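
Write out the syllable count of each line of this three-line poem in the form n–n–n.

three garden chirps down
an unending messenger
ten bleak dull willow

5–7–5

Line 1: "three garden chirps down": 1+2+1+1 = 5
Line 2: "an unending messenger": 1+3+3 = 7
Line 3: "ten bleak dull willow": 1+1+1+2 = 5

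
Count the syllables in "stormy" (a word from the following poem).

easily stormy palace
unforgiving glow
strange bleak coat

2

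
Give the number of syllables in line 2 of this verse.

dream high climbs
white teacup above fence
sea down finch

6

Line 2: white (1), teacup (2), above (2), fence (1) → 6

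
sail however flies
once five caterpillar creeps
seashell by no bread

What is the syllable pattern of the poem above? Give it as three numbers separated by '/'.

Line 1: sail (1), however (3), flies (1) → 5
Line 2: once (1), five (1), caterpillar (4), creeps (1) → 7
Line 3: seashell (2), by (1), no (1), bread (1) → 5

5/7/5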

...

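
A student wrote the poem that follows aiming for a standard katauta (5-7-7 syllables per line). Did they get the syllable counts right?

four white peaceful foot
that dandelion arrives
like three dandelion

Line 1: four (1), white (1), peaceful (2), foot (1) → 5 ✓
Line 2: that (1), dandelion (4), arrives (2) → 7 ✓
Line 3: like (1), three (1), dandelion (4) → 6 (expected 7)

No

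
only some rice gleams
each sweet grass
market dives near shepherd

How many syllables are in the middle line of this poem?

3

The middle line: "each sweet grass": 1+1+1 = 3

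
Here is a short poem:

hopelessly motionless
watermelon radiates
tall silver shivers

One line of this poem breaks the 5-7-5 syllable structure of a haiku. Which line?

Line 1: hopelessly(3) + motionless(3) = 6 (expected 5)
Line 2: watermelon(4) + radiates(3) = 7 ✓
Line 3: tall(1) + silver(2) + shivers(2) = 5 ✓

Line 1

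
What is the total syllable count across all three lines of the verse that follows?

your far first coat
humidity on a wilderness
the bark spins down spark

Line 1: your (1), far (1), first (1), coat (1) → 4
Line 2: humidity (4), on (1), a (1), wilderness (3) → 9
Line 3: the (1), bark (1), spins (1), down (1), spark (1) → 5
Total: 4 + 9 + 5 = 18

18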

...

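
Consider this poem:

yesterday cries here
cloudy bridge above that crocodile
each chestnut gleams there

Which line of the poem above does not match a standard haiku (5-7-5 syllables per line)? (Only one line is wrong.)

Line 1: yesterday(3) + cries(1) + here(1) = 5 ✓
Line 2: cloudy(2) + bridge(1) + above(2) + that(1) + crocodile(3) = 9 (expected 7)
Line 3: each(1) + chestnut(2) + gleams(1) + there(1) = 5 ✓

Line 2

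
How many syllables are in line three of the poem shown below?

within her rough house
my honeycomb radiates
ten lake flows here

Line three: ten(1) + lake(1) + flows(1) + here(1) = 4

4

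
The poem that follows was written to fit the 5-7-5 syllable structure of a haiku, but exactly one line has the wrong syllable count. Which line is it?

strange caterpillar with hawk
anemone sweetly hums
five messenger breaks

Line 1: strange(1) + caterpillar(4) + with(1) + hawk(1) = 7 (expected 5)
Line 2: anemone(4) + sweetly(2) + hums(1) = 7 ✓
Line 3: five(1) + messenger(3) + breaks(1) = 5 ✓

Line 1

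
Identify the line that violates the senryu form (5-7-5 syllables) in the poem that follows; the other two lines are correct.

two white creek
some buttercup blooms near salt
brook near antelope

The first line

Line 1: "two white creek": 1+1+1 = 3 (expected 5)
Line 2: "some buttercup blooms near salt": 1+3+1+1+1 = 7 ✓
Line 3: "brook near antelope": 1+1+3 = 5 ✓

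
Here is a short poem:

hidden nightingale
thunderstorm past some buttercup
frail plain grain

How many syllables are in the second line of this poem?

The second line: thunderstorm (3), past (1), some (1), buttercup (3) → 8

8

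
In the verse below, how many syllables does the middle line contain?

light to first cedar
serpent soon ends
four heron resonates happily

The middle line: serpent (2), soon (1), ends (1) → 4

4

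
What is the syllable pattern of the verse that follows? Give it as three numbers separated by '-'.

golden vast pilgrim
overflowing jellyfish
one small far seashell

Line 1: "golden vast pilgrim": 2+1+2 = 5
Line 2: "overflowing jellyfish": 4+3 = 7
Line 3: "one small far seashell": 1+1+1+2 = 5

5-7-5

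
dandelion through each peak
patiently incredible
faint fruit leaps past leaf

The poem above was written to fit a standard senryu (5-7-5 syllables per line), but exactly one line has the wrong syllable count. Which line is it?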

TASK STATEMENT: The response should hold exactly the lines starting at the line with "my honeycomb radiates" and ending at the line with "faint fruit leaps past leaf", and no other line of the material above.

OUTPUT FOR THIS TASK:
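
my honeycomb radiates
ten lake flows here

Line three: ten(1) + lake(1) + flows(1) + here(1) = 4

4

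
The poem that follows was written to fit the 5-7-5 syllable structure of a haiku, but exactly one line has the wrong syllable count. Which line is it?

strange caterpillar with hawk
anemone sweetly hums
five messenger breaks

Line 1: strange(1) + caterpillar(4) + with(1) + hawk(1) = 7 (expected 5)
Line 2: anemone(4) + sweetly(2) + hums(1) = 7 ✓
Line 3: five(1) + messenger(3) + breaks(1) = 5 ✓

Line 1

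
Identify the line that violates the senryu form (5-7-5 syllables) in the poem that follows; the other two lines are correct.

two white creek
some buttercup blooms near salt
brook near antelope

The first line

Line 1: "two white creek": 1+1+1 = 3 (expected 5)
Line 2: "some buttercup blooms near salt": 1+3+1+1+1 = 7 ✓
Line 3: "brook near antelope": 1+1+3 = 5 ✓

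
Here is a short poem:

hidden nightingale
thunderstorm past some buttercup
frail plain grain

How many syllables are in the second line of this poem?

The second line: thunderstorm (3), past (1), some (1), buttercup (3) → 8

8

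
In the verse below, how many syllables does the middle line contain?

light to first cedar
serpent soon ends
four heron resonates happily

The middle line: serpent (2), soon (1), ends (1) → 4

4

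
What is the syllable pattern of the verse that follows? Give it as three numbers separated by '-'.

golden vast pilgrim
overflowing jellyfish
one small far seashell

Line 1: "golden vast pilgrim": 2+1+2 = 5
Line 2: "overflowing jellyfish": 4+3 = 7
Line 3: "one small far seashell": 1+1+1+2 = 5

5-7-5

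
dandelion through each peak
patiently incredible
faint fruit leaps past leaf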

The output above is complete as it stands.